* _Exercise prompt_
In the listing below, find the line containing "An irrigation canal" and the line containing "A trapezoidal channel, bottom". Repeat exactly those two lines and every line between them, nothing more.

== == ==

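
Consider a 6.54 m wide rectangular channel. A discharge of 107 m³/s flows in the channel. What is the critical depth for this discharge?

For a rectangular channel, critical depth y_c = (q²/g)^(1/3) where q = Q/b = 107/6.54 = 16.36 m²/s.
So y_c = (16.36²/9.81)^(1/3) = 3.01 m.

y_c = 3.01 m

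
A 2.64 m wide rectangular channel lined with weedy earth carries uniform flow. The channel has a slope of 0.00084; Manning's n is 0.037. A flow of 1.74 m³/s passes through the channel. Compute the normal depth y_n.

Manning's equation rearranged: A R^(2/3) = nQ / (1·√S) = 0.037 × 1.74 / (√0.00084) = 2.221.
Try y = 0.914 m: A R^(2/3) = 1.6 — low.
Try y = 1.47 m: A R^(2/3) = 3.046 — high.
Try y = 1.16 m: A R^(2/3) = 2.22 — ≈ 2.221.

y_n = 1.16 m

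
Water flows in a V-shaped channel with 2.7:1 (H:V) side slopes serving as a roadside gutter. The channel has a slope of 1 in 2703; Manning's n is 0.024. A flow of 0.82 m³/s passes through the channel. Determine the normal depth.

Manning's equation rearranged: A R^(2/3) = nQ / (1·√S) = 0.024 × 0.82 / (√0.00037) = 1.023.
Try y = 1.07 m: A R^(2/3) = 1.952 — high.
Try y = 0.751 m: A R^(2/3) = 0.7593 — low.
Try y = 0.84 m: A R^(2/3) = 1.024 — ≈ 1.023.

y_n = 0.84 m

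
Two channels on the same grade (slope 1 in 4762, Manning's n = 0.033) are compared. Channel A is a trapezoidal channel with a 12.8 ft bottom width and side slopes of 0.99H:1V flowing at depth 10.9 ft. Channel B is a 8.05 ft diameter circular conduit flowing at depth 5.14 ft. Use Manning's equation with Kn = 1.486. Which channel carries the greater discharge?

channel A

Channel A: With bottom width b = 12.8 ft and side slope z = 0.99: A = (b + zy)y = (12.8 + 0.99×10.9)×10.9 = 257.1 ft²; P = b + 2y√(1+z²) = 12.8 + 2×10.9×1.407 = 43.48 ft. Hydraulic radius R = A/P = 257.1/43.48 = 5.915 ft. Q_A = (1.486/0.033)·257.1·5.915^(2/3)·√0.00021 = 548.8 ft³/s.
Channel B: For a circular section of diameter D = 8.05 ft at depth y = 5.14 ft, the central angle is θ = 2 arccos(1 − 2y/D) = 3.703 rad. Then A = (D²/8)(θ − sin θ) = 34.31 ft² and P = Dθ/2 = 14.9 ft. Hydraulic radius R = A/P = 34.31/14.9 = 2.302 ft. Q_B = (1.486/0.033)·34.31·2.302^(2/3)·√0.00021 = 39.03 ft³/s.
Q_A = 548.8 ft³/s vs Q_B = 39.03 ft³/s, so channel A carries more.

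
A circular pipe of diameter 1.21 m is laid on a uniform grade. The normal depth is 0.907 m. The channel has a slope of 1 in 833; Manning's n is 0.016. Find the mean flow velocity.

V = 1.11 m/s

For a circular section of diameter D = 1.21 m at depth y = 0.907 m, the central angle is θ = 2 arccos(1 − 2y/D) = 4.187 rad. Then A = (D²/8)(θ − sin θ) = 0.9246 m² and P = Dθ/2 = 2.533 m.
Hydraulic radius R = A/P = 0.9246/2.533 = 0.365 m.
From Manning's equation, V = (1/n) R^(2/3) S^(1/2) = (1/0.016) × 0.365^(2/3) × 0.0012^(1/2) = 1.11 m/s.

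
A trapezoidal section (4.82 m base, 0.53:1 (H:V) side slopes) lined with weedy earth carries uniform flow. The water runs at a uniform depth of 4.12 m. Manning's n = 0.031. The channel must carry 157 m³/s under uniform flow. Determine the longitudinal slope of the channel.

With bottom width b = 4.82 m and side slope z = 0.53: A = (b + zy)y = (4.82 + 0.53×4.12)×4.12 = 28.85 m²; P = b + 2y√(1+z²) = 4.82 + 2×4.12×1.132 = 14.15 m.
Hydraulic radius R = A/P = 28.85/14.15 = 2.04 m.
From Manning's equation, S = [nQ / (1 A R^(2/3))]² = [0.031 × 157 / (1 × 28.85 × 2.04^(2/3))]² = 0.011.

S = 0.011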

== == ==

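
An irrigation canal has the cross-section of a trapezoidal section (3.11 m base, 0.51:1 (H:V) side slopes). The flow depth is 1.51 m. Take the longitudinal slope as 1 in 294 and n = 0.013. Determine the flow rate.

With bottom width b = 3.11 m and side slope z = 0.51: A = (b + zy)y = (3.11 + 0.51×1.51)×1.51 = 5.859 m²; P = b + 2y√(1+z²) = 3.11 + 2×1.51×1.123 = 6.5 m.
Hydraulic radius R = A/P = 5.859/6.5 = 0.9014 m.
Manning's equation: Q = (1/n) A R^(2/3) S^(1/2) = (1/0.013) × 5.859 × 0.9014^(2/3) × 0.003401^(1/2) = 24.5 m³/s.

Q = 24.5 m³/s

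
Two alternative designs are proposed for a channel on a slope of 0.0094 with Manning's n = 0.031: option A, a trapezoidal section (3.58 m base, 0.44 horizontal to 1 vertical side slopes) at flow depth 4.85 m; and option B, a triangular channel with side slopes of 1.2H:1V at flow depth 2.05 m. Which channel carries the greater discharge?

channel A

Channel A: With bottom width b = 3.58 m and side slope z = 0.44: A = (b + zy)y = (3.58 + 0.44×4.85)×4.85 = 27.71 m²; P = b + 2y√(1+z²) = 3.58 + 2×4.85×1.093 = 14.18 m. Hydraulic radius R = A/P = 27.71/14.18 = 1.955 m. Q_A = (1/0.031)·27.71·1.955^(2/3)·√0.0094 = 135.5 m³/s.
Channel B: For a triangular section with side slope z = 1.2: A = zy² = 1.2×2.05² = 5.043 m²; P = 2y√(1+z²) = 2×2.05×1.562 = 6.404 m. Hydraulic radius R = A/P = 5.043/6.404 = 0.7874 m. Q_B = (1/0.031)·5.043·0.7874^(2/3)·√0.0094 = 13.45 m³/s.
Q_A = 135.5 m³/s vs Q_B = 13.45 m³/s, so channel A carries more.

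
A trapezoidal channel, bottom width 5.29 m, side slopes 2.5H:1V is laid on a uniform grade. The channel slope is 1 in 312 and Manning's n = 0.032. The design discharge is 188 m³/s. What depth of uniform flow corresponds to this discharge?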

== == ==

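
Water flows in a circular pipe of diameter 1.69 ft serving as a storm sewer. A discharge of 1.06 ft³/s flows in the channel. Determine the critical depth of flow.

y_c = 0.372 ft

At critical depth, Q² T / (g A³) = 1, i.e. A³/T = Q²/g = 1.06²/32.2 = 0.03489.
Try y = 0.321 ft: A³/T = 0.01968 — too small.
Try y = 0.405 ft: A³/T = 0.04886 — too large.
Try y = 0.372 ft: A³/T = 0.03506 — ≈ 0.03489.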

== == ==

* _Your response_
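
An irrigation canal has the cross-section of a trapezoidal section (3.11 m base, 0.51:1 (H:V) side slopes). The flow depth is 1.51 m. Take the longitudinal slope as 1 in 294 and n = 0.013. Determine the flow rate.

With bottom width b = 3.11 m and side slope z = 0.51: A = (b + zy)y = (3.11 + 0.51×1.51)×1.51 = 5.859 m²; P = b + 2y√(1+z²) = 3.11 + 2×1.51×1.123 = 6.5 m.
Hydraulic radius R = A/P = 5.859/6.5 = 0.9014 m.
Manning's equation: Q = (1/n) A R^(2/3) S^(1/2) = (1/0.013) × 5.859 × 0.9014^(2/3) × 0.003401^(1/2) = 24.5 m³/s.

Q = 24.5 m³/s

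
Two alternative designs are proposed for a channel on a slope of 0.0094 with Manning's n = 0.031: option A, a trapezoidal section (3.58 m base, 0.44 horizontal to 1 vertical side slopes) at flow depth 4.85 m; and option B, a triangular channel with side slopes of 1.2H:1V at flow depth 2.05 m. Which channel carries the greater discharge?

channel A

Channel A: With bottom width b = 3.58 m and side slope z = 0.44: A = (b + zy)y = (3.58 + 0.44×4.85)×4.85 = 27.71 m²; P = b + 2y√(1+z²) = 3.58 + 2×4.85×1.093 = 14.18 m. Hydraulic radius R = A/P = 27.71/14.18 = 1.955 m. Q_A = (1/0.031)·27.71·1.955^(2/3)·√0.0094 = 135.5 m³/s.
Channel B: For a triangular section with side slope z = 1.2: A = zy² = 1.2×2.05² = 5.043 m²; P = 2y√(1+z²) = 2×2.05×1.562 = 6.404 m. Hydraulic radius R = A/P = 5.043/6.404 = 0.7874 m. Q_B = (1/0.031)·5.043·0.7874^(2/3)·√0.0094 = 13.45 m³/s.
Q_A = 135.5 m³/s vs Q_B = 13.45 m³/s, so channel A carries more.

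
A trapezoidal channel, bottom width 5.29 m, side slopes 2.5H:1V is laid on a uniform grade. The channel slope is 1 in 312 and Manning's n = 0.032. The design discharge is 188 m³/s. What depth of uniform flow corresponds to this discharge?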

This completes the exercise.